Segment Open

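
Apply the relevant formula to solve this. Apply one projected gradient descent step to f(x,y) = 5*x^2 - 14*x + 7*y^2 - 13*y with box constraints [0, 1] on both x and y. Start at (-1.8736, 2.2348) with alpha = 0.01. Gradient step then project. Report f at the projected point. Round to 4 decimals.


Step 1: Compute gradient at (-1.8736, 2.2348).
grad_x = 2*5*-1.8736 - 14 = -32.736
grad_y = 2*7*2.2348 - 13 = 18.2872
Step 2: Gradient step.
x_raw = -1.8736 - 0.01*-32.736 = -1.5462
y_raw = 2.2348 - 0.01*18.2872 = 2.0519
Step 3: Project onto [0, 1].
x_proj = clip(-1.5462) = 0.0
y_proj = clip(2.0519) = 1.0
Step 4: Evaluate f.
f(0.0, 1.0) = -6.0


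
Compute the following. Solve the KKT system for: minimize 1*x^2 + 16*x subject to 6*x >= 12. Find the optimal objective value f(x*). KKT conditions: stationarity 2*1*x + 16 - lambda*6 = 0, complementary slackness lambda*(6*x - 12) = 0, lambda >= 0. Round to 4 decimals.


Step 1: Try lambda = 0 (constraint inactive).
x_unc = -16/(2*1) = -8.0
Check: 6*-8.0 = -48.0 < 12 -- violated!
Step 2: Constraint must be active: 6*x = 12
x* = 12/6 = 2.0
lambda = (2*1*2.0 + 16)/6 = 3.3333
Step 3: Compute optimal value.
f(x*) = 1*2.0^2 + 16*2.0 = 36.0


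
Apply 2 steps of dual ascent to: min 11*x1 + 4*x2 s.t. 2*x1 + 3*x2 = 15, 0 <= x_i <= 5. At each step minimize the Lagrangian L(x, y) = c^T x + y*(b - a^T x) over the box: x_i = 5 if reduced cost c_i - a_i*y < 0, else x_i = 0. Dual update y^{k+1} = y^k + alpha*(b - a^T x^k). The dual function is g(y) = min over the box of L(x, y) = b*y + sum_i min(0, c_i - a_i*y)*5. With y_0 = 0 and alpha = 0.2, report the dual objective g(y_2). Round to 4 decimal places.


Dual ascent for LP: min 11*x1 + 4*x2, 2*x1 + 3*x2 = 15, 0 <= x_i <= 5
Step 1: y^k = 0.0, reduced costs: (11.0, 4.0)
  x^k = (0.0, 0.0), subgradient = b - a^T x = 15.0
  y^{k+1} = 0.0 + 0.2*15.0 = 3.0
Step 2: y^k = 3.0, reduced costs: (5.0, -5.0)
  x^k = (0.0, 5.0), subgradient = b - a^T x = 0.0
  y^{k+1} = 3.0 + 0.2*0.0 = 3.0
Dual objective at y_2 = 3.0: reduced costs (5.0, -5.0), box minimizer x = (0.0, 5.0)
g(y_2) = b*y + (c1 - a1*y)*x1 + (c2 - a2*y)*x2 = 15*3.0 + 5.0*0.0 + (-5.0)*5.0 = 45.0 + 0.0 - 25.0 = 20.0


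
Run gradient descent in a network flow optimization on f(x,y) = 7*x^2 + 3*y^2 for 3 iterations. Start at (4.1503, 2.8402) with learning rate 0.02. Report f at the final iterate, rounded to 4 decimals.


Gradient descent on f(x,y) = 7*x^2 + 3*y^2.
Starting point: (4.1503, 2.8402), alpha = 0.02
Step 1: grad_x = 2*7*4.1503 = 58.1042, grad_y = 2*3*2.8402 = 17.0412
  x_1 = 4.1503 - 0.02*58.1042 = 2.9882
  y_1 = 2.8402 - 0.02*17.0412 = 2.4994
Step 2: grad_x = 2*7*2.9882 = 41.835, grad_y = 2*3*2.4994 = 14.9963
  x_2 = 2.9882 - 0.02*41.835 = 2.1515
  y_2 = 2.4994 - 0.02*14.9963 = 2.1995
Step 3: grad_x = 2*7*2.1515 = 30.1212, grad_y = 2*3*2.1995 = 13.1967
  x_3 = 2.1515 - 0.02*30.1212 = 1.5491
  y_3 = 2.1995 - 0.02*13.1967 = 1.9355
f(1.5491, 1.9355) = 7*1.5491^2 + 3*1.9355^2 = 28.0365


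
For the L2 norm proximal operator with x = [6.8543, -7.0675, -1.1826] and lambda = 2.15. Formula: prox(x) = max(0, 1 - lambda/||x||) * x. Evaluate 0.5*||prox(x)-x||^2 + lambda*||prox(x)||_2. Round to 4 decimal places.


Step 1: Compute ||x||.
||x|| = 9.9161
Step 2: Compute scaling factor.
scale = max(0, 1 - 2.15/9.9161) = 0.7832
Step 3: prox(x) = [5.3682, -5.5351, -0.9262]
||prox(x)|| = 7.7661
Step 4: Proximal objective.
0.5*||prox-x||^2 = 2.3113
lambda*||prox|| = 16.6971
Total = 19.0084


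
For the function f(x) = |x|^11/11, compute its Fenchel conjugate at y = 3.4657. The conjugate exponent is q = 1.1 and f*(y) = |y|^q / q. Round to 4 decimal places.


The conjugate exponent q satisfies 1/p + 1/q = 1.
p = 11, so q = 11/(11 - 1) = 1.1
|y|^q = 3.4657^1.1 = 3.9244
f*(3.4657) = 3.9244 / 1.1 = 3.5676


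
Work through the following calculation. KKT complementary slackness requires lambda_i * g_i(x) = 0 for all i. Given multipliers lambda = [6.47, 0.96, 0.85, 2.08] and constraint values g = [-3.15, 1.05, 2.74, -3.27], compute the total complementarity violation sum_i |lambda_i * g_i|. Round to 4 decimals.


KKT complementary slackness check:
lambda_1 * g_1 = 6.47 * -3.15 = -20.3805
lambda_2 * g_2 = 0.96 * 1.05 = 1.008
lambda_3 * g_3 = 0.85 * 2.74 = 2.329
lambda_4 * g_4 = 2.08 * -3.27 = -6.8016
Total violation = 20.3805 + 1.008 + 2.329 + 6.8016 = 30.5191


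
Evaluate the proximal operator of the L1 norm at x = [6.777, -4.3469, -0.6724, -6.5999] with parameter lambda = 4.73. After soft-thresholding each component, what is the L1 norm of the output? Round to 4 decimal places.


Soft-thresholding with lambda = 4.73:
prox(6.777) = sign(6.777)*max(|6.777| - 4.73, 0) = 2.047
prox(-4.3469) = sign(-4.3469)*max(|-4.3469| - 4.73, 0) = 0.0
prox(-0.6724) = sign(-0.6724)*max(|-0.6724| - 4.73, 0) = 0.0
prox(-6.5999) = sign(-6.5999)*max(|-6.5999| - 4.73, 0) = -1.8699
prox(x) = [2.047, 0.0, 0.0, -1.8699]
||prox(x)||_1 = 2.047 + 0.0 + 0.0 + 1.8699 = 3.9169


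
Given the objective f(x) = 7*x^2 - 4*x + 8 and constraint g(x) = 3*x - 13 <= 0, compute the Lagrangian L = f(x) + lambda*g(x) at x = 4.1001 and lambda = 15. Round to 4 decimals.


Step 1: Evaluate f(x).
f(4.1001) = 7*4.1001^2 - 4*4.1001 + 8 = 109.2753
Step 2: Evaluate g(x).
g(4.1001) = 3*4.1001 - 13 = -0.6997
Step 3: Compute Lagrangian.
L = 109.2753 + 15*-0.6997 = 98.7798


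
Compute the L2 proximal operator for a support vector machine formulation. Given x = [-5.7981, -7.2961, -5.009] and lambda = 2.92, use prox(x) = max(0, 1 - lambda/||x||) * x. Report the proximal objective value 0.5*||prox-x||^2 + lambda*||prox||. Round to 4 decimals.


Step 1: Compute ||x||.
||x|| = 10.5802
Step 2: Compute scaling factor.
scale = max(0, 1 - 2.92/10.5802) = 0.724
Step 3: prox(x) = [-4.1979, -5.2825, -3.6266]
||prox(x)|| = 7.6602
Step 4: Proximal objective.
0.5*||prox-x||^2 = 4.2632
lambda*||prox|| = 22.3678
Total = 26.6311


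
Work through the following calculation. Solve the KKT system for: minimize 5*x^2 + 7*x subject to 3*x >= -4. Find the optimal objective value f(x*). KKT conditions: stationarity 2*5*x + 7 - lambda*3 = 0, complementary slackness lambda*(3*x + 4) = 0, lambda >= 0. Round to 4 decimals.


Step 1: Try lambda = 0 (constraint inactive).
Stationarity: 2*5*x + 7 = 0
x* = -7/(2*5) = -0.7
Check constraint: 3*-0.7 = -2.1 >= -4 -- satisfied.
Step 2: Compute optimal value.
f(x*) = 5*(-0.7)^2 + 7*(-0.7) = -2.45


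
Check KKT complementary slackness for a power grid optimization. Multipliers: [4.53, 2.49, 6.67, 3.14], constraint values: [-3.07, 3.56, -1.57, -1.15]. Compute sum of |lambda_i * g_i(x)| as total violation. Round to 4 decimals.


KKT complementary slackness check:
lambda_1 * g_1 = 4.53 * -3.07 = -13.9071
lambda_2 * g_2 = 2.49 * 3.56 = 8.8644
lambda_3 * g_3 = 6.67 * -1.57 = -10.4719
lambda_4 * g_4 = 3.14 * -1.15 = -3.611
Total violation = 13.9071 + 8.8644 + 10.4719 + 3.611 = 36.8544


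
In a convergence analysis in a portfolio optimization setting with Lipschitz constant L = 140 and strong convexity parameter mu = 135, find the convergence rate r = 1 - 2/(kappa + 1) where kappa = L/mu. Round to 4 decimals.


Step 1: Compute the condition number.
kappa = L/mu = 140/135 = 1.037
Step 2: Compute the convergence rate.
r = 1 - 2/(kappa + 1) = 1 - 2*mu/(L + mu) = (L - mu)/(L + mu) = 5/275 = 0.0182


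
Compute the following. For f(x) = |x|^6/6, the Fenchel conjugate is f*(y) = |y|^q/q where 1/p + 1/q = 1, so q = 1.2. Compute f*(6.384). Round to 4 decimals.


The conjugate exponent q satisfies 1/p + 1/q = 1.
p = 6, so q = 6/(6 - 1) = 1.2
|y|^q = 6.384^1.2 = 9.2494
f*(6.384) = 9.2494 / 1.2 = 7.7078


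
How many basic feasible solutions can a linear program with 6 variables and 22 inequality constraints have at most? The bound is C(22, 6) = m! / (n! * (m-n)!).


Each vertex corresponds to some choice of n active constraints out of m, so the number of vertices is at most C(m, n) = m! / (n!(m-n)!).
m = 22, n = 6
Numerator: 22 * 21 * 20 * 19 * 18 * 17
Denominator: 6! = 720
C(22, 6) = 74613


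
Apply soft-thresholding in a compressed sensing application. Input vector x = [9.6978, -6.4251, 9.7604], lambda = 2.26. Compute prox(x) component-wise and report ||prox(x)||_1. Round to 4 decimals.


Soft-thresholding with lambda = 2.26:
prox(9.6978) = sign(9.6978)*max(|9.6978| - 2.26, 0) = 7.4378
prox(-6.4251) = sign(-6.4251)*max(|-6.4251| - 2.26, 0) = -4.1651
prox(9.7604) = sign(9.7604)*max(|9.7604| - 2.26, 0) = 7.5004
prox(x) = [7.4378, -4.1651, 7.5004]
||prox(x)||_1 = 7.4378 + 4.1651 + 7.5004 = 19.1033


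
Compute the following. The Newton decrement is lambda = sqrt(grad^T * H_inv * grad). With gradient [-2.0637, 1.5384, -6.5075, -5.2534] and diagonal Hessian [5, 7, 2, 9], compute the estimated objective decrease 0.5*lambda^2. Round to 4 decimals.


Step 1: H is diagonal, so H^(-1) * g = [-0.4127, 0.2198, -3.2538, -0.5837].
Step 2: g^T H^(-1) g = sum_i g_i^2 / H_ii
  = (-2.0637)^2/5 + (1.5384)^2/7 + (-6.5075)^2/2 + (-5.2534)^2/9
  = 0.8518 + 0.3381 + 21.1738 + 3.0665 = 25.4301
Step 3: Objective decrease = 0.5 * g^T H^(-1) g = 12.7151


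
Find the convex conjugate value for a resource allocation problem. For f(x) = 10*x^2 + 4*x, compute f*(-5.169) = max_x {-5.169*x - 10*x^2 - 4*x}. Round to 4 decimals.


f*(y) = sup_x {y*x - a*x^2 - b*x} = sup_x {(y-b)*x - a*x^2}
FOC: (y - b) - 2a*x = 0 => x* = (y - b)/(2a)
x* = (-5.169 - 4)/(2*10) = -0.4585
f*(-5.169) = (y-b)^2/(4a) = (-5.169 - 4)^2/(4*10)
= 84.0706/40 = 2.1018


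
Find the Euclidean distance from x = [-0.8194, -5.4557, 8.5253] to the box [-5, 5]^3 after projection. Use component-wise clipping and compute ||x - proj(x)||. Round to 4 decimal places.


Project each component onto [-5, 5].
clip(-0.8194) = -0.8194, clip(-5.4557) = -5.0, clip(8.5253) = 5.0
Projection = [-0.8194, -5.0, 5.0]
Squared diffs: [0.0, 0.2077, 12.4277]
Distance = sqrt(12.6354) = 3.5546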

Segment Closed

WORK INSTRUCTIONS :: Both ends count here. Reproduce exactly the lines from the one containing "Find the Euclidean" through the end of the listing.

EXERCISE RESULT ::
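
Find the Euclidean distance from x = [-0.8194, -5.4557, 8.5253] to the box [-5, 5]^3 after projection. Use component-wise clipping and compute ||x - proj(x)||. Round to 4 decimal places.


Project each component onto [-5, 5].
clip(-0.8194) = -0.8194, clip(-5.4557) = -5.0, clip(8.5253) = 5.0
Projection = [-0.8194, -5.0, 5.0]
Squared diffs: [0.0, 0.2077, 12.4277]
Distance = sqrt(12.6354) = 3.5546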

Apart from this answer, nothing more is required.